───── Dataset excerpts
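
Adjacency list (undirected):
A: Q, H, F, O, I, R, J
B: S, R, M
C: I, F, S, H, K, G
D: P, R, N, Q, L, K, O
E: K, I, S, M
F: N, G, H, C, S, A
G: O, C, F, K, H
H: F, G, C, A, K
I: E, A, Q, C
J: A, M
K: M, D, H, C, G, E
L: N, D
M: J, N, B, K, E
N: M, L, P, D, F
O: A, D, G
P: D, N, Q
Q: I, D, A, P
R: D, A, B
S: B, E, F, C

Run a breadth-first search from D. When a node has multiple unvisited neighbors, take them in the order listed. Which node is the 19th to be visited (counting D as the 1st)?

Visit D; enqueue P, R, N, Q, L, K, O → queue [P, R, N, Q, L, K, O]
Visit P → queue [R, N, Q, L, K, O]
Visit R; enqueue A, B → queue [N, Q, L, K, O, A, B]
Visit N; enqueue M, F → queue [Q, L, K, O, A, B, M, F]
Visit Q; enqueue I → queue [L, K, O, A, B, M, F, I]
Visit L → queue [K, O, A, B, M, F, I]
Visit K; enqueue H, C, G, E → queue [O, A, B, M, F, I, H, C, G, E]
Visit O → queue [A, B, M, F, I, H, C, G, E]
Visit A; enqueue J → queue [B, M, F, I, H, C, G, E, J]
Visit B; enqueue S → queue [M, F, I, H, C, G, E, J, S]
Visit M → queue [F, I, H, C, G, E, J, S]
Visit F → queue [I, H, C, G, E, J, S]
Visit I → queue [H, C, G, E, J, S]
Visit H → queue [C, G, E, J, S]
Visit C → queue [G, E, J, S]
Visit G → queue [E, J, S]
Visit E → queue [J, S]
Visit J → queue [S]
Visit S → queue []

Visit order: D, P, R, N, Q, L, K, O, A, B, M, F, I, H, C, G, E, J, S

S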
──────────
## The problem
Restate the full listing word for word, leaving out nothing.

## Result of the task
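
Adjacency list (undirected):
A: Q, H, F, O, I, R, J
B: S, R, M
C: I, F, S, H, K, G
D: P, R, N, Q, L, K, O
E: K, I, S, M
F: N, G, H, C, S, A
G: O, C, F, K, H
H: F, G, C, A, K
I: E, A, Q, C
J: A, M
K: M, D, H, C, G, E
L: N, D
M: J, N, B, K, E
N: M, L, P, D, F
O: A, D, G
P: D, N, Q
Q: I, D, A, P
R: D, A, B
S: B, E, F, C

Run a breadth-first search from D. When a node has multiple unvisited neighbors, take them in the order listed. Which node is the 19th to be visited (counting D as the 1st)?

Visit D; enqueue P, R, N, Q, L, K, O → queue [P, R, N, Q, L, K, O]
Visit P → queue [R, N, Q, L, K, O]
Visit R; enqueue A, B → queue [N, Q, L, K, O, A, B]
Visit N; enqueue M, F → queue [Q, L, K, O, A, B, M, F]
Visit Q; enqueue I → queue [L, K, O, A, B, M, F, I]
Visit L → queue [K, O, A, B, M, F, I]
Visit K; enqueue H, C, G, E → queue [O, A, B, M, F, I, H, C, G, E]
Visit O → queue [A, B, M, F, I, H, C, G, E]
Visit A; enqueue J → queue [B, M, F, I, H, C, G, E, J]
Visit B; enqueue S → queue [M, F, I, H, C, G, E, J, S]
Visit M → queue [F, I, H, C, G, E, J, S]
Visit F → queue [I, H, C, G, E, J, S]
Visit I → queue [H, C, G, E, J, S]
Visit H → queue [C, G, E, J, S]
Visit C → queue [G, E, J, S]
Visit G → queue [E, J, S]
Visit E → queue [J, S]
Visit J → queue [S]
Visit S → queue []

Visit order: D, P, R, N, Q, L, K, O, A, B, M, F, I, H, C, G, E, J, S

S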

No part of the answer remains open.